--- DATA SHOWN ---

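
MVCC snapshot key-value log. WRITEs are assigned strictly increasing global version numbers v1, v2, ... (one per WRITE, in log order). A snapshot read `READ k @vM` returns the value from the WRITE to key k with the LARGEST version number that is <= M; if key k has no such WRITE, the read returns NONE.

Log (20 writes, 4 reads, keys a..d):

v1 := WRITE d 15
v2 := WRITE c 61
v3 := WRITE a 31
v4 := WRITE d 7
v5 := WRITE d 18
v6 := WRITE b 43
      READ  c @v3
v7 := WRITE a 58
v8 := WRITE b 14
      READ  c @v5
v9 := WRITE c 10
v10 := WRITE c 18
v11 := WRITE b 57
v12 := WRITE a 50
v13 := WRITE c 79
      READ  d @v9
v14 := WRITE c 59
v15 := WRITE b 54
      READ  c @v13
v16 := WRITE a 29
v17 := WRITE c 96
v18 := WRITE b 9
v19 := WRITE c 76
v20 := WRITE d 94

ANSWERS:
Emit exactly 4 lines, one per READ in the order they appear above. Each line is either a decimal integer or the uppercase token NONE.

Answer: 61
61
18
79

Derivation:
v1: WRITE d=15  (d history now [(1, 15)])
v2: WRITE c=61  (c history now [(2, 61)])
v3: WRITE a=31  (a history now [(3, 31)])
v4: WRITE d=7  (d history now [(1, 15), (4, 7)])
v5: WRITE d=18  (d history now [(1, 15), (4, 7), (5, 18)])
v6: WRITE b=43  (b history now [(6, 43)])
READ c @v3: history=[(2, 61)] -> pick v2 -> 61
v7: WRITE a=58  (a history now [(3, 31), (7, 58)])
v8: WRITE b=14  (b history now [(6, 43), (8, 14)])
READ c @v5: history=[(2, 61)] -> pick v2 -> 61
v9: WRITE c=10  (c history now [(2, 61), (9, 10)])
v10: WRITE c=18  (c history now [(2, 61), (9, 10), (10, 18)])
v11: WRITE b=57  (b history now [(6, 43), (8, 14), (11, 57)])
v12: WRITE a=50  (a history now [(3, 31), (7, 58), (12, 50)])
v13: WRITE c=79  (c history now [(2, 61), (9, 10), (10, 18), (13, 79)])
READ d @v9: history=[(1, 15), (4, 7), (5, 18)] -> pick v5 -> 18
v14: WRITE c=59  (c history now [(2, 61), (9, 10), (10, 18), (13, 79), (14, 59)])
v15: WRITE b=54  (b history now [(6, 43), (8, 14), (11, 57), (15, 54)])
READ c @v13: history=[(2, 61), (9, 10), (10, 18), (13, 79), (14, 59)] -> pick v13 -> 79
v16: WRITE a=29  (a history now [(3, 31), (7, 58), (12, 50), (16, 29)])
v17: WRITE c=96  (c history now [(2, 61), (9, 10), (10, 18), (13, 79), (14, 59), (17, 96)])
v18: WRITE b=9  (b history now [(6, 43), (8, 14), (11, 57), (15, 54), (18, 9)])
v19: WRITE c=76  (c history now [(2, 61), (9, 10), (10, 18), (13, 79), (14, 59), (17, 96), (19, 76)])
v20: WRITE d=94  (d history now [(1, 15), (4, 7), (5, 18), (20, 94)])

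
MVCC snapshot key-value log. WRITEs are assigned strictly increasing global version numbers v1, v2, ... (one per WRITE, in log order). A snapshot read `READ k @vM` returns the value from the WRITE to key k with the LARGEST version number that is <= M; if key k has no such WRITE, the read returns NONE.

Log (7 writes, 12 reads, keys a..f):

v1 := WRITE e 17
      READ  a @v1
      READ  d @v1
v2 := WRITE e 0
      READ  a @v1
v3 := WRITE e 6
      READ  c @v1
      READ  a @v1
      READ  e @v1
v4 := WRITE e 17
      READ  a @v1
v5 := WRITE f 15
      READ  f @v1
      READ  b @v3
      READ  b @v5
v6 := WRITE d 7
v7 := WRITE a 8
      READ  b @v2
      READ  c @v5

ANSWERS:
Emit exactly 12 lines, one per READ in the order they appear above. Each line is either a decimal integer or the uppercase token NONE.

v1: WRITE e=17  (e history now [(1, 17)])
READ a @v1: history=[] -> no version <= 1 -> NONE
READ d @v1: history=[] -> no version <= 1 -> NONE
v2: WRITE e=0  (e history now [(1, 17), (2, 0)])
READ a @v1: history=[] -> no version <= 1 -> NONE
v3: WRITE e=6  (e history now [(1, 17), (2, 0), (3, 6)])
READ c @v1: history=[] -> no version <= 1 -> NONE
READ a @v1: history=[] -> no version <= 1 -> NONE
READ e @v1: history=[(1, 17), (2, 0), (3, 6)] -> pick v1 -> 17
v4: WRITE e=17  (e history now [(1, 17), (2, 0), (3, 6), (4, 17)])
READ a @v1: history=[] -> no version <= 1 -> NONE
v5: WRITE f=15  (f history now [(5, 15)])
READ f @v1: history=[(5, 15)] -> no version <= 1 -> NONE
READ b @v3: history=[] -> no version <= 3 -> NONE
READ b @v5: history=[] -> no version <= 5 -> NONE
v6: WRITE d=7  (d history now [(6, 7)])
v7: WRITE a=8  (a history now [(7, 8)])
READ b @v2: history=[] -> no version <= 2 -> NONE
READ c @v5: history=[] -> no version <= 5 -> NONE

Answer: NONE
NONE
NONE
NONE
NONE
17
NONE
NONE
NONE
NONE
NONE
NONE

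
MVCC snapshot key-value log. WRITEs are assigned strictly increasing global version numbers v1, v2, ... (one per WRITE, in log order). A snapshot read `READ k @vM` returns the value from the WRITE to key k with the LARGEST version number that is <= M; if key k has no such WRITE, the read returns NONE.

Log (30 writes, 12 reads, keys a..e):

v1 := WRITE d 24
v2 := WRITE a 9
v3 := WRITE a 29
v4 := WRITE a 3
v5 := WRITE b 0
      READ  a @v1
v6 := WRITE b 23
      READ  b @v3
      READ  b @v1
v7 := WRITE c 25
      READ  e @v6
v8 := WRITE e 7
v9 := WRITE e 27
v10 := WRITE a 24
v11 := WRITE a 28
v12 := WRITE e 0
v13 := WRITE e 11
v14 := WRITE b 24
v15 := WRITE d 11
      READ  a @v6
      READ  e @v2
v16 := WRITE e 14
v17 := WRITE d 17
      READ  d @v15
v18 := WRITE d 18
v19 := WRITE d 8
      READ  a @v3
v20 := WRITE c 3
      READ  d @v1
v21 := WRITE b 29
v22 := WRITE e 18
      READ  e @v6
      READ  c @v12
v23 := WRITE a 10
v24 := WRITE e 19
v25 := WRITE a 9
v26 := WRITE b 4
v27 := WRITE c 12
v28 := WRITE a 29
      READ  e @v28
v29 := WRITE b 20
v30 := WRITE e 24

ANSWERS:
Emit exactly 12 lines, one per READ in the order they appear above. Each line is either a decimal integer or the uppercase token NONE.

v1: WRITE d=24  (d history now [(1, 24)])
v2: WRITE a=9  (a history now [(2, 9)])
v3: WRITE a=29  (a history now [(2, 9), (3, 29)])
v4: WRITE a=3  (a history now [(2, 9), (3, 29), (4, 3)])
v5: WRITE b=0  (b history now [(5, 0)])
READ a @v1: history=[(2, 9), (3, 29), (4, 3)] -> no version <= 1 -> NONE
v6: WRITE b=23  (b history now [(5, 0), (6, 23)])
READ b @v3: history=[(5, 0), (6, 23)] -> no version <= 3 -> NONE
READ b @v1: history=[(5, 0), (6, 23)] -> no version <= 1 -> NONE
v7: WRITE c=25  (c history now [(7, 25)])
READ e @v6: history=[] -> no version <= 6 -> NONE
v8: WRITE e=7  (e history now [(8, 7)])
v9: WRITE e=27  (e history now [(8, 7), (9, 27)])
v10: WRITE a=24  (a history now [(2, 9), (3, 29), (4, 3), (10, 24)])
v11: WRITE a=28  (a history now [(2, 9), (3, 29), (4, 3), (10, 24), (11, 28)])
v12: WRITE e=0  (e history now [(8, 7), (9, 27), (12, 0)])
v13: WRITE e=11  (e history now [(8, 7), (9, 27), (12, 0), (13, 11)])
v14: WRITE b=24  (b history now [(5, 0), (6, 23), (14, 24)])
v15: WRITE d=11  (d history now [(1, 24), (15, 11)])
READ a @v6: history=[(2, 9), (3, 29), (4, 3), (10, 24), (11, 28)] -> pick v4 -> 3
READ e @v2: history=[(8, 7), (9, 27), (12, 0), (13, 11)] -> no version <= 2 -> NONE
v16: WRITE e=14  (e history now [(8, 7), (9, 27), (12, 0), (13, 11), (16, 14)])
v17: WRITE d=17  (d history now [(1, 24), (15, 11), (17, 17)])
READ d @v15: history=[(1, 24), (15, 11), (17, 17)] -> pick v15 -> 11
v18: WRITE d=18  (d history now [(1, 24), (15, 11), (17, 17), (18, 18)])
v19: WRITE d=8  (d history now [(1, 24), (15, 11), (17, 17), (18, 18), (19, 8)])
READ a @v3: history=[(2, 9), (3, 29), (4, 3), (10, 24), (11, 28)] -> pick v3 -> 29
v20: WRITE c=3  (c history now [(7, 25), (20, 3)])
READ d @v1: history=[(1, 24), (15, 11), (17, 17), (18, 18), (19, 8)] -> pick v1 -> 24
v21: WRITE b=29  (b history now [(5, 0), (6, 23), (14, 24), (21, 29)])
v22: WRITE e=18  (e history now [(8, 7), (9, 27), (12, 0), (13, 11), (16, 14), (22, 18)])
READ e @v6: history=[(8, 7), (9, 27), (12, 0), (13, 11), (16, 14), (22, 18)] -> no version <= 6 -> NONE
READ c @v12: history=[(7, 25), (20, 3)] -> pick v7 -> 25
v23: WRITE a=10  (a history now [(2, 9), (3, 29), (4, 3), (10, 24), (11, 28), (23, 10)])
v24: WRITE e=19  (e history now [(8, 7), (9, 27), (12, 0), (13, 11), (16, 14), (22, 18), (24, 19)])
v25: WRITE a=9  (a history now [(2, 9), (3, 29), (4, 3), (10, 24), (11, 28), (23, 10), (25, 9)])
v26: WRITE b=4  (b history now [(5, 0), (6, 23), (14, 24), (21, 29), (26, 4)])
v27: WRITE c=12  (c history now [(7, 25), (20, 3), (27, 12)])
v28: WRITE a=29  (a history now [(2, 9), (3, 29), (4, 3), (10, 24), (11, 28), (23, 10), (25, 9), (28, 29)])
READ e @v28: history=[(8, 7), (9, 27), (12, 0), (13, 11), (16, 14), (22, 18), (24, 19)] -> pick v24 -> 19
v29: WRITE b=20  (b history now [(5, 0), (6, 23), (14, 24), (21, 29), (26, 4), (29, 20)])
v30: WRITE e=24  (e history now [(8, 7), (9, 27), (12, 0), (13, 11), (16, 14), (22, 18), (24, 19), (30, 24)])

Answer: NONE
NONE
NONE
NONE
3
NONE
11
29
24
NONE
25
19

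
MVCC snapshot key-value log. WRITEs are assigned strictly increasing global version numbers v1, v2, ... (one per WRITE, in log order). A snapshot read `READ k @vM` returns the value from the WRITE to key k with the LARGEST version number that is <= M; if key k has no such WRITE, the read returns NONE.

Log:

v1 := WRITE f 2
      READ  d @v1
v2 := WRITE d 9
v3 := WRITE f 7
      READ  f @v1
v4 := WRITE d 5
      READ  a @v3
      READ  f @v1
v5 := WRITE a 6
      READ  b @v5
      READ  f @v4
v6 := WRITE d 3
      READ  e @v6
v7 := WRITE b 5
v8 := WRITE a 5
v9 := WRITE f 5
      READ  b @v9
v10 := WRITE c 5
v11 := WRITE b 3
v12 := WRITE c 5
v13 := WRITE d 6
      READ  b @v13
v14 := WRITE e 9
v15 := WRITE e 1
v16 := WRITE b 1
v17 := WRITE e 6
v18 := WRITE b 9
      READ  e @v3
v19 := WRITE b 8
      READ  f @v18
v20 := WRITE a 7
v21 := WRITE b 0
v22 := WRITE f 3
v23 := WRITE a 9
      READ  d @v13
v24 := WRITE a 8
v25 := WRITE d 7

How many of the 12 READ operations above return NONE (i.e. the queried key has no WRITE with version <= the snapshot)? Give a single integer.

v1: WRITE f=2  (f history now [(1, 2)])
READ d @v1: history=[] -> no version <= 1 -> NONE
v2: WRITE d=9  (d history now [(2, 9)])
v3: WRITE f=7  (f history now [(1, 2), (3, 7)])
READ f @v1: history=[(1, 2), (3, 7)] -> pick v1 -> 2
v4: WRITE d=5  (d history now [(2, 9), (4, 5)])
READ a @v3: history=[] -> no version <= 3 -> NONE
READ f @v1: history=[(1, 2), (3, 7)] -> pick v1 -> 2
v5: WRITE a=6  (a history now [(5, 6)])
READ b @v5: history=[] -> no version <= 5 -> NONE
READ f @v4: history=[(1, 2), (3, 7)] -> pick v3 -> 7
v6: WRITE d=3  (d history now [(2, 9), (4, 5), (6, 3)])
READ e @v6: history=[] -> no version <= 6 -> NONE
v7: WRITE b=5  (b history now [(7, 5)])
v8: WRITE a=5  (a history now [(5, 6), (8, 5)])
v9: WRITE f=5  (f history now [(1, 2), (3, 7), (9, 5)])
READ b @v9: history=[(7, 5)] -> pick v7 -> 5
v10: WRITE c=5  (c history now [(10, 5)])
v11: WRITE b=3  (b history now [(7, 5), (11, 3)])
v12: WRITE c=5  (c history now [(10, 5), (12, 5)])
v13: WRITE d=6  (d history now [(2, 9), (4, 5), (6, 3), (13, 6)])
READ b @v13: history=[(7, 5), (11, 3)] -> pick v11 -> 3
v14: WRITE e=9  (e history now [(14, 9)])
v15: WRITE e=1  (e history now [(14, 9), (15, 1)])
v16: WRITE b=1  (b history now [(7, 5), (11, 3), (16, 1)])
v17: WRITE e=6  (e history now [(14, 9), (15, 1), (17, 6)])
v18: WRITE b=9  (b history now [(7, 5), (11, 3), (16, 1), (18, 9)])
READ e @v3: history=[(14, 9), (15, 1), (17, 6)] -> no version <= 3 -> NONE
v19: WRITE b=8  (b history now [(7, 5), (11, 3), (16, 1), (18, 9), (19, 8)])
READ f @v18: history=[(1, 2), (3, 7), (9, 5)] -> pick v9 -> 5
v20: WRITE a=7  (a history now [(5, 6), (8, 5), (20, 7)])
v21: WRITE b=0  (b history now [(7, 5), (11, 3), (16, 1), (18, 9), (19, 8), (21, 0)])
v22: WRITE f=3  (f history now [(1, 2), (3, 7), (9, 5), (22, 3)])
v23: WRITE a=9  (a history now [(5, 6), (8, 5), (20, 7), (23, 9)])
READ d @v13: history=[(2, 9), (4, 5), (6, 3), (13, 6)] -> pick v13 -> 6
v24: WRITE a=8  (a history now [(5, 6), (8, 5), (20, 7), (23, 9), (24, 8)])
v25: WRITE d=7  (d history now [(2, 9), (4, 5), (6, 3), (13, 6), (25, 7)])
Read results in order: ['NONE', '2', 'NONE', '2', 'NONE', '7', 'NONE', '5', '3', 'NONE', '5', '6']
NONE count = 5

Answer: 5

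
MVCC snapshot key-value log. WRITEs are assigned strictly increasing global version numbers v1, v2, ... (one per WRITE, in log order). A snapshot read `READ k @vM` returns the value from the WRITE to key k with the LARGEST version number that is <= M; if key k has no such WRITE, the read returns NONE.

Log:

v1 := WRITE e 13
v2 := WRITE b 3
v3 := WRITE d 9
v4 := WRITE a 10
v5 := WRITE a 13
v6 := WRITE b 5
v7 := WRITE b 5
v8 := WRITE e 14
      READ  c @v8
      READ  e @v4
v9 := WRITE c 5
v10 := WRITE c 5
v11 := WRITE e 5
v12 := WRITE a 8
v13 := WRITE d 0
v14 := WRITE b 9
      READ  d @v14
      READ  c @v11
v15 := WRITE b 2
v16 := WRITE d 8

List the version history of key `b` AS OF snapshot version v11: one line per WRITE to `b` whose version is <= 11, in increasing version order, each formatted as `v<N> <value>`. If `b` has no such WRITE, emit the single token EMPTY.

Answer: v2 3
v6 5
v7 5

Derivation:
Scan writes for key=b with version <= 11:
  v1 WRITE e 13 -> skip
  v2 WRITE b 3 -> keep
  v3 WRITE d 9 -> skip
  v4 WRITE a 10 -> skip
  v5 WRITE a 13 -> skip
  v6 WRITE b 5 -> keep
  v7 WRITE b 5 -> keep
  v8 WRITE e 14 -> skip
  v9 WRITE c 5 -> skip
  v10 WRITE c 5 -> skip
  v11 WRITE e 5 -> skip
  v12 WRITE a 8 -> skip
  v13 WRITE d 0 -> skip
  v14 WRITE b 9 -> drop (> snap)
  v15 WRITE b 2 -> drop (> snap)
  v16 WRITE d 8 -> skip
Collected: [(2, 3), (6, 5), (7, 5)]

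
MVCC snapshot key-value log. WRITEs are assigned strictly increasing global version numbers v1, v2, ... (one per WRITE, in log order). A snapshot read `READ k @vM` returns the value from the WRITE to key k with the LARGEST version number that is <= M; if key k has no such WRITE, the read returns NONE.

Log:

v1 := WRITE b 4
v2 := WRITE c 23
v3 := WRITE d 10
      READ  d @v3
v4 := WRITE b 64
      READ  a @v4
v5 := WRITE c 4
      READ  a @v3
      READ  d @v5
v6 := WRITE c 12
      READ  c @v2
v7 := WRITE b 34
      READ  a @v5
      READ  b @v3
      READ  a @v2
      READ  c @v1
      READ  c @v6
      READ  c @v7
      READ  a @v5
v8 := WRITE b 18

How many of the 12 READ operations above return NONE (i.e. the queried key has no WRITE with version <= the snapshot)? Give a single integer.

v1: WRITE b=4  (b history now [(1, 4)])
v2: WRITE c=23  (c history now [(2, 23)])
v3: WRITE d=10  (d history now [(3, 10)])
READ d @v3: history=[(3, 10)] -> pick v3 -> 10
v4: WRITE b=64  (b history now [(1, 4), (4, 64)])
READ a @v4: history=[] -> no version <= 4 -> NONE
v5: WRITE c=4  (c history now [(2, 23), (5, 4)])
READ a @v3: history=[] -> no version <= 3 -> NONE
READ d @v5: history=[(3, 10)] -> pick v3 -> 10
v6: WRITE c=12  (c history now [(2, 23), (5, 4), (6, 12)])
READ c @v2: history=[(2, 23), (5, 4), (6, 12)] -> pick v2 -> 23
v7: WRITE b=34  (b history now [(1, 4), (4, 64), (7, 34)])
READ a @v5: history=[] -> no version <= 5 -> NONE
READ b @v3: history=[(1, 4), (4, 64), (7, 34)] -> pick v1 -> 4
READ a @v2: history=[] -> no version <= 2 -> NONE
READ c @v1: history=[(2, 23), (5, 4), (6, 12)] -> no version <= 1 -> NONE
READ c @v6: history=[(2, 23), (5, 4), (6, 12)] -> pick v6 -> 12
READ c @v7: history=[(2, 23), (5, 4), (6, 12)] -> pick v6 -> 12
READ a @v5: history=[] -> no version <= 5 -> NONE
v8: WRITE b=18  (b history now [(1, 4), (4, 64), (7, 34), (8, 18)])
Read results in order: ['10', 'NONE', 'NONE', '10', '23', 'NONE', '4', 'NONE', 'NONE', '12', '12', 'NONE']
NONE count = 6

Answer: 6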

---

> **REQUIRED ACTION**:
The lines from the top of the data above down to the line containing "v13 := WRITE c 79" are to be copied exactly; no other line should appear.

> **RESULT OF THE TASK**:
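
MVCC snapshot key-value log. WRITEs are assigned strictly increasing global version numbers v1, v2, ... (one per WRITE, in log order). A snapshot read `READ k @vM` returns the value from the WRITE to key k with the LARGEST version number that is <= M; if key k has no such WRITE, the read returns NONE.

Log (20 writes, 4 reads, keys a..d):

v1 := WRITE d 15
v2 := WRITE c 61
v3 := WRITE a 31
v4 := WRITE d 7
v5 := WRITE d 18
v6 := WRITE b 43
      READ  c @v3
v7 := WRITE a 58
v8 := WRITE b 14
      READ  c @v5
v9 := WRITE c 10
v10 := WRITE c 18
v11 := WRITE b 57
v12 := WRITE a 50
v13 := WRITE c 79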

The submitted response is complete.